Reproduce, exactly as they appear, the line containing "A white-fronted bee-eater" and every line after it, ending with the last line of the records.

(Stored data entries)
---*---

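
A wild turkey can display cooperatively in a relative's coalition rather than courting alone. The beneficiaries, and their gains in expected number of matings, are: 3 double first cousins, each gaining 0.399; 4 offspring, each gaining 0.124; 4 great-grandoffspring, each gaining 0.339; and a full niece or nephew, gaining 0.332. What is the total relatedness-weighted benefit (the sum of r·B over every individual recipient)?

r to a double first cousin = 1/4 (double first cousins share both grandparent pairs — four paths of length 4: r = 4·(1/2)^4 = 1/4).
r to an offspring = 0.5 (one parent–offspring link: r = (1/2)^1 = 1/2).
r to a great-grandoffspring = 1/8 (three parent–offspring links: r = (1/2)^3 = 1/8).
r to a full niece or nephew = 0.25 (full aunt/uncle↔niece/nephew: two paths of length 3 through the shared grandparent pair: r = 2·(1/2)^3 = 1/4).
Summing one r·B term per recipient: 3·0.25·0.399 + 4·0.5·0.124 + 4·0.125·0.339 + 1·0.25·0.332 = 0.79975.

0.79975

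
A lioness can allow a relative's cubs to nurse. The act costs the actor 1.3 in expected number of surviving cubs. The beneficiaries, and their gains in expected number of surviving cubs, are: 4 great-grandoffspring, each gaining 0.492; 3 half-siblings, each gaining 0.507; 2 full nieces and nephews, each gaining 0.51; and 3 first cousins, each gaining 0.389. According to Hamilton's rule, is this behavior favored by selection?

No

Hamilton's rule: the trait is favored when the sum of r·B over every recipient exceeds the actor's cost C.
r to a great-grandoffspring = 1/8 (three parent–offspring links: r = (1/2)^3 = 1/8).
r to a half-sibling = 0.25 (half-sibs share one parent — one path of length 2: r = (1/2)^2 = 1/4).
r to a full niece or nephew = 1/4 (full aunt/uncle↔niece/nephew: two paths of length 3 through the shared grandparent pair: r = 2·(1/2)^3 = 1/4).
r to a first cousin = 1/8 (first cousins share one grandparent pair — two paths of length 4: r = 2·(1/2)^4 = 1/8).
Summing one r·B term per recipient: 4·0.125·0.492 + 3·0.25·0.507 + 2·0.25·0.51 + 3·0.125·0.389 = 1.027125.
1.027125 < 1.3: the indirect benefit is less than the cost.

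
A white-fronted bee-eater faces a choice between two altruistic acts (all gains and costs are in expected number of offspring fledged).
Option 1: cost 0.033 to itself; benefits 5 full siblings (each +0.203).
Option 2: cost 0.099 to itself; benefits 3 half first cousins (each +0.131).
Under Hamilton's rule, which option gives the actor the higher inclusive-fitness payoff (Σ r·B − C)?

Option 1: r to a full sibling = 0.5.
Option 1: Σ r·B − C = (5·0.5·0.203) − 0.033 = 0.4745.
Option 2: r to a half first cousin = 0.0625.
Option 2: Σ r·B − C = (3·0.0625·0.131) − 0.099 = -0.0744375.
Option 1 has the higher net inclusive-fitness payoff.

Option 1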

---*---

§ Result below:
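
A white-fronted bee-eater faces a choice between two altruistic acts (all gains and costs are in expected number of offspring fledged).
Option 1: cost 0.033 to itself; benefits 5 full siblings (each +0.203).
Option 2: cost 0.099 to itself; benefits 3 half first cousins (each +0.131).
Under Hamilton's rule, which option gives the actor the higher inclusive-fitness payoff (Σ r·B − C)?

Option 1: r to a full sibling = 0.5.
Option 1: Σ r·B − C = (5·0.5·0.203) − 0.033 = 0.4745.
Option 2: r to a half first cousin = 0.0625.
Option 2: Σ r·B − C = (3·0.0625·0.131) − 0.099 = -0.0744375.
Option 1 has the higher net inclusive-fitness payoff.

Option 1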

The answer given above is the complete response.